Task directions: Retype each record exactly, please. Skip none.

Record extracts:
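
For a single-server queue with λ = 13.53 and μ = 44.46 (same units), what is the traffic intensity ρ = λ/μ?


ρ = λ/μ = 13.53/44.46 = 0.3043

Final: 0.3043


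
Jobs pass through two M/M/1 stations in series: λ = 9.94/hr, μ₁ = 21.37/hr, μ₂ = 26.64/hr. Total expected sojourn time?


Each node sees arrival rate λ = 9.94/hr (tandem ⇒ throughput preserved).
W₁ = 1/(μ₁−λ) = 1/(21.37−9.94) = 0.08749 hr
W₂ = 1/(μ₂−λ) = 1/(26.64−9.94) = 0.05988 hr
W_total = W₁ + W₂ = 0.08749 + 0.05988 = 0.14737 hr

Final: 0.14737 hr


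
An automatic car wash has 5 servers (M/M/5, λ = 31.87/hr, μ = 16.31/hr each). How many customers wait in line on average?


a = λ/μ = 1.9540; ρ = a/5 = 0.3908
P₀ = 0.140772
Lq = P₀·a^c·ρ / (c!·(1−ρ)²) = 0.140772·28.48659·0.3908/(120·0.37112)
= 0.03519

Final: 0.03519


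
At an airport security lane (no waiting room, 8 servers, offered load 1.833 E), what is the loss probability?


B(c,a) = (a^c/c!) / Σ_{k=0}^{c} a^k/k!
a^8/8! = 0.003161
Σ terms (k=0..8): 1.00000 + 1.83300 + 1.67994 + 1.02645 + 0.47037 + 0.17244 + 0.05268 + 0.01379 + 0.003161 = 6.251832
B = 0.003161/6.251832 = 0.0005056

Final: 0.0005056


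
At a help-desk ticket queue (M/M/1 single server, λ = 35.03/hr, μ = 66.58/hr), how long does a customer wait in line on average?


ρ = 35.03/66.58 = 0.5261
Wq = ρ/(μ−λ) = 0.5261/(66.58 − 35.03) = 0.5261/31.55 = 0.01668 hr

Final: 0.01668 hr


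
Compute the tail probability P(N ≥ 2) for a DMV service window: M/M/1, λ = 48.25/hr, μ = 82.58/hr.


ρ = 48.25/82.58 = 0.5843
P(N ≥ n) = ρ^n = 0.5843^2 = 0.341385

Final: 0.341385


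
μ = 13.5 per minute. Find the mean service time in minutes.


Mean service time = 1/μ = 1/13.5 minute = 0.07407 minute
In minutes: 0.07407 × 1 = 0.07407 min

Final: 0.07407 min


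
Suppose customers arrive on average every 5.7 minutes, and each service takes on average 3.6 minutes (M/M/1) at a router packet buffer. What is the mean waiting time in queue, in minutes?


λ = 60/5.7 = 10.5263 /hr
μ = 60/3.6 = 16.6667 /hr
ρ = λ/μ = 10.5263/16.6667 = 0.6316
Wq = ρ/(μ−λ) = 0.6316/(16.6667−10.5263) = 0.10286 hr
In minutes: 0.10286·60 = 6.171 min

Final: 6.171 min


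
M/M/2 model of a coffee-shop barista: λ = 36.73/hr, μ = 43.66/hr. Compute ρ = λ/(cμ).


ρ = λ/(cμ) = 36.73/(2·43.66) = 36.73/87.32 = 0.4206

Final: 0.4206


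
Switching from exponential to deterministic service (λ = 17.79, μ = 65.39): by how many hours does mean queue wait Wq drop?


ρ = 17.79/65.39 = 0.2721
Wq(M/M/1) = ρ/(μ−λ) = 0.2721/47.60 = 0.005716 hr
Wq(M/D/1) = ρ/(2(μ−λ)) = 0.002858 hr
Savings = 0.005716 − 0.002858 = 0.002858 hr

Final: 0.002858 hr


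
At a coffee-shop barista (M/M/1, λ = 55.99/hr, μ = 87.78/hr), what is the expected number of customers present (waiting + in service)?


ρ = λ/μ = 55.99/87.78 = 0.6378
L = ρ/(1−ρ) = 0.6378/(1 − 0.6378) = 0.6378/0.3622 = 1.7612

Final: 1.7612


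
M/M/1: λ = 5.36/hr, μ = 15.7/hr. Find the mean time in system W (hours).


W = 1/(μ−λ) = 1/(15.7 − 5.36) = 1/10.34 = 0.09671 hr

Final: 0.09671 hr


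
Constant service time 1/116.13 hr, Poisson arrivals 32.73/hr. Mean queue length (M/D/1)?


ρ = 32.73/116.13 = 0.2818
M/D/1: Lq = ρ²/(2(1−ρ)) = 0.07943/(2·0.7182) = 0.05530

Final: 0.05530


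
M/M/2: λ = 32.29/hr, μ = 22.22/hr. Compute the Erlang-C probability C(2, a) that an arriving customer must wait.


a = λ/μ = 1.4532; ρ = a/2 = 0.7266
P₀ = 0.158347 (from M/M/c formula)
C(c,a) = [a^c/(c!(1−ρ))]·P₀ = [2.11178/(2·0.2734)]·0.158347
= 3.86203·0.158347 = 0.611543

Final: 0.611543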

Response area:
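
For a single-server queue with λ = 13.53 and μ = 44.46 (same units), what is the traffic intensity ρ = λ/μ?


ρ = λ/μ = 13.53/44.46 = 0.3043

Final: 0.3043


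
Jobs pass through two M/M/1 stations in series: λ = 9.94/hr, μ₁ = 21.37/hr, μ₂ = 26.64/hr. Total expected sojourn time?


Each node sees arrival rate λ = 9.94/hr (tandem ⇒ throughput preserved).
W₁ = 1/(μ₁−λ) = 1/(21.37−9.94) = 0.08749 hr
W₂ = 1/(μ₂−λ) = 1/(26.64−9.94) = 0.05988 hr
W_total = W₁ + W₂ = 0.08749 + 0.05988 = 0.14737 hr

Final: 0.14737 hr


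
An automatic car wash has 5 servers (M/M/5, λ = 31.87/hr, μ = 16.31/hr each). How many customers wait in line on average?


a = λ/μ = 1.9540; ρ = a/5 = 0.3908
P₀ = 0.140772
Lq = P₀·a^c·ρ / (c!·(1−ρ)²) = 0.140772·28.48659·0.3908/(120·0.37112)
= 0.03519

Final: 0.03519


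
At an airport security lane (no waiting room, 8 servers, offered load 1.833 E), what is the loss probability?


B(c,a) = (a^c/c!) / Σ_{k=0}^{c} a^k/k!
a^8/8! = 0.003161
Σ terms (k=0..8): 1.00000 + 1.83300 + 1.67994 + 1.02645 + 0.47037 + 0.17244 + 0.05268 + 0.01379 + 0.003161 = 6.251832
B = 0.003161/6.251832 = 0.0005056

Final: 0.0005056


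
At a help-desk ticket queue (M/M/1 single server, λ = 35.03/hr, μ = 66.58/hr), how long does a customer wait in line on average?


ρ = 35.03/66.58 = 0.5261
Wq = ρ/(μ−λ) = 0.5261/(66.58 − 35.03) = 0.5261/31.55 = 0.01668 hr

Final: 0.01668 hr


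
Compute the tail probability P(N ≥ 2) for a DMV service window: M/M/1, λ = 48.25/hr, μ = 82.58/hr.


ρ = 48.25/82.58 = 0.5843
P(N ≥ n) = ρ^n = 0.5843^2 = 0.341385

Final: 0.341385


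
μ = 13.5 per minute. Find the mean service time in minutes.


Mean service time = 1/μ = 1/13.5 minute = 0.07407 minute
In minutes: 0.07407 × 1 = 0.07407 min

Final: 0.07407 min


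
Suppose customers arrive on average every 5.7 minutes, and each service takes on average 3.6 minutes (M/M/1) at a router packet buffer. What is the mean waiting time in queue, in minutes?


λ = 60/5.7 = 10.5263 /hr
μ = 60/3.6 = 16.6667 /hr
ρ = λ/μ = 10.5263/16.6667 = 0.6316
Wq = ρ/(μ−λ) = 0.6316/(16.6667−10.5263) = 0.10286 hr
In minutes: 0.10286·60 = 6.171 min

Final: 6.171 min


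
M/M/2 model of a coffee-shop barista: λ = 36.73/hr, μ = 43.66/hr. Compute ρ = λ/(cμ).


ρ = λ/(cμ) = 36.73/(2·43.66) = 36.73/87.32 = 0.4206

Final: 0.4206


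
Switching from exponential to deterministic service (λ = 17.79, μ = 65.39): by how many hours does mean queue wait Wq drop?


ρ = 17.79/65.39 = 0.2721
Wq(M/M/1) = ρ/(μ−λ) = 0.2721/47.60 = 0.005716 hr
Wq(M/D/1) = ρ/(2(μ−λ)) = 0.002858 hr
Savings = 0.005716 − 0.002858 = 0.002858 hr

Final: 0.002858 hr


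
At a coffee-shop barista (M/M/1, λ = 55.99/hr, μ = 87.78/hr), what is the expected number of customers present (waiting + in service)?


ρ = λ/μ = 55.99/87.78 = 0.6378
L = ρ/(1−ρ) = 0.6378/(1 − 0.6378) = 0.6378/0.3622 = 1.7612

Final: 1.7612


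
M/M/1: λ = 5.36/hr, μ = 15.7/hr. Find the mean time in system W (hours).


W = 1/(μ−λ) = 1/(15.7 − 5.36) = 1/10.34 = 0.09671 hr

Final: 0.09671 hr


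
Constant service time 1/116.13 hr, Poisson arrivals 32.73/hr. Mean queue length (M/D/1)?


ρ = 32.73/116.13 = 0.2818
M/D/1: Lq = ρ²/(2(1−ρ)) = 0.07943/(2·0.7182) = 0.05530

Final: 0.05530


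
M/M/2: λ = 32.29/hr, μ = 22.22/hr. Compute the Erlang-C probability C(2, a) that an arriving customer must wait.


a = λ/μ = 1.4532; ρ = a/2 = 0.7266
P₀ = 0.158347 (from M/M/c formula)
C(c,a) = [a^c/(c!(1−ρ))]·P₀ = [2.11178/(2·0.2734)]·0.158347
= 3.86203·0.158347 = 0.611543

Final: 0.611543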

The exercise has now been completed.